## The problem
All of the entries need to be set down exactly as they read.
──────── Material for this task
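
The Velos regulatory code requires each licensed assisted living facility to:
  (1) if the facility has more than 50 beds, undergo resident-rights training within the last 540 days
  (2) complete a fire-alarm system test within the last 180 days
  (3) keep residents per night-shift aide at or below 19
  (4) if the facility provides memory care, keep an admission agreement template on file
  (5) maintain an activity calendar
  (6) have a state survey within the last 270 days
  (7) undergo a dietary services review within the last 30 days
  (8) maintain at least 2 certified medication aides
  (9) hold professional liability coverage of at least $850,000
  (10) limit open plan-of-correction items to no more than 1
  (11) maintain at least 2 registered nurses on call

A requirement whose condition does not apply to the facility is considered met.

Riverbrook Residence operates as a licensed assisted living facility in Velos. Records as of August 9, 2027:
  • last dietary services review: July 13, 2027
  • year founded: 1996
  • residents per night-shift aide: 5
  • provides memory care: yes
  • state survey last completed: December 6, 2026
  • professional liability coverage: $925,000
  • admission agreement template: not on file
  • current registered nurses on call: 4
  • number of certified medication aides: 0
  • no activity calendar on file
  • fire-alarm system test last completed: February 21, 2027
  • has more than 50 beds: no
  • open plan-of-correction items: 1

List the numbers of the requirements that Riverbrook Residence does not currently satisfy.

4, 5, 8

1. condition 'has more than 50 beds' does not hold → requirement n/a → met
2. fire-alarm system test 169 days ago vs limit 180 → met
3. residents per night-shift aide 5 ≤ 19 → met
4. condition 'provides memory care' holds; admission agreement template absent → not met
5. activity calendar absent → not met
6. state survey 246 days ago vs limit 270 → met
7. dietary services review 27 days ago vs limit 30 → met
8. certified medication aides 0 < 2 → not met
9. professional liability coverage $925,000 ≥ $850,000 → met
10. open plan-of-correction items 1 ≤ 1 → met
11. registered nurses on call 4 ≥ 2 → met
Not met: 4, 5, 8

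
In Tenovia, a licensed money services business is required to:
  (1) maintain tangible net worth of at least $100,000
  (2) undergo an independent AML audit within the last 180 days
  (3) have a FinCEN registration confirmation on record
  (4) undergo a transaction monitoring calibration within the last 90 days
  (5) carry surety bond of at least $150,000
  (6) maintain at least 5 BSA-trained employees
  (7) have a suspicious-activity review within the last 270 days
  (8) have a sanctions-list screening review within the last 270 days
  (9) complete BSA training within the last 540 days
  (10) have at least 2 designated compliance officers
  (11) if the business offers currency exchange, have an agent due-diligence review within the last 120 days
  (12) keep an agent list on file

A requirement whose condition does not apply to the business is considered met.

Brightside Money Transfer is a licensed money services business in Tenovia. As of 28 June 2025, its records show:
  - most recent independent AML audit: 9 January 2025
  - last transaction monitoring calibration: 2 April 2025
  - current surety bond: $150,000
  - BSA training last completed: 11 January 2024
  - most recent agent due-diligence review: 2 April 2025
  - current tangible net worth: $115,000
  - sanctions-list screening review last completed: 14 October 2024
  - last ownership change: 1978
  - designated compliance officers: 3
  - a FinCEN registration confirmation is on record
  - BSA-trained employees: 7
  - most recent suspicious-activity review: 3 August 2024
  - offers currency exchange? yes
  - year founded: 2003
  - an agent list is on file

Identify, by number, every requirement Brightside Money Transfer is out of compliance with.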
────────────────
## Answer to this task
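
The Velos regulatory code requires each licensed assisted living facility to:
  (1) if the facility has more than 50 beds, undergo resident-rights training within the last 540 days
  (2) complete a fire-alarm system test within the last 180 days
  (3) keep residents per night-shift aide at or below 19
  (4) if the facility provides memory care, keep an admission agreement template on file
  (5) maintain an activity calendar
  (6) have a state survey within the last 270 days
  (7) undergo a dietary services review within the last 30 days
  (8) maintain at least 2 certified medication aides
  (9) hold professional liability coverage of at least $850,000
  (10) limit open plan-of-correction items to no more than 1
  (11) maintain at least 2 registered nurses on call

A requirement whose condition does not apply to the facility is considered met.

Riverbrook Residence operates as a licensed assisted living facility in Velos. Records as of August 9, 2027:
  • last dietary services review: July 13, 2027
  • year founded: 1996
  • residents per night-shift aide: 5
  • provides memory care: yes
  • state survey last completed: December 6, 2026
  • professional liability coverage: $925,000
  • admission agreement template: not on file
  • current registered nurses on call: 4
  • number of certified medication aides: 0
  • no activity calendar on file
  • fire-alarm system test last completed: February 21, 2027
  • has more than 50 beds: no
  • open plan-of-correction items: 1

List the numbers of the requirements that Riverbrook Residence does not currently satisfy.

4, 5, 8

1. condition 'has more than 50 beds' does not hold → requirement n/a → met
2. fire-alarm system test 169 days ago vs limit 180 → met
3. residents per night-shift aide 5 ≤ 19 → met
4. condition 'provides memory care' holds; admission agreement template absent → not met
5. activity calendar absent → not met
6. state survey 246 days ago vs limit 270 → met
7. dietary services review 27 days ago vs limit 30 → met
8. certified medication aides 0 < 2 → not met
9. professional liability coverage $925,000 ≥ $850,000 → met
10. open plan-of-correction items 1 ≤ 1 → met
11. registered nurses on call 4 ≥ 2 → met
Not met: 4, 5, 8

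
In Tenovia, a licensed money services business is required to:
  (1) maintain tangible net worth of at least $100,000
  (2) undergo an independent AML audit within the last 180 days
  (3) have a FinCEN registration confirmation on record
  (4) undergo a transaction monitoring calibration within the last 90 days
  (5) carry surety bond of at least $150,000
  (6) maintain at least 5 BSA-trained employees
  (7) have a suspicious-activity review within the last 270 days
  (8) have a sanctions-list screening review within the last 270 days
  (9) complete BSA training within the last 540 days
  (10) have at least 2 designated compliance officers
  (11) if the business offers currency exchange, have an agent due-diligence review within the last 120 days
  (12) keep an agent list on file

A requirement whose condition does not apply to the business is considered met.

Brightside Money Transfer is a licensed money services business in Tenovia. As of 28 June 2025, its records show:
  - most recent independent AML audit: 9 January 2025
  - last transaction monitoring calibration: 2 April 2025
  - current surety bond: $150,000
  - BSA training last completed: 11 January 2024
  - most recent agent due-diligence review: 2 April 2025
  - current tangible net worth: $115,000
  - sanctions-list screening review last completed: 14 October 2024
  - last ownership change: 1978
  - designated compliance officers: 3
  - a FinCEN registration confirmation is on record
  - BSA-trained employees: 7
  - most recent suspicious-activity review: 3 August 2024
  - offers currency exchange? yes
  - year founded: 2003
  - an agent list is on file

Identify, by number, every requirement Brightside Money Transfer is out of compliance with.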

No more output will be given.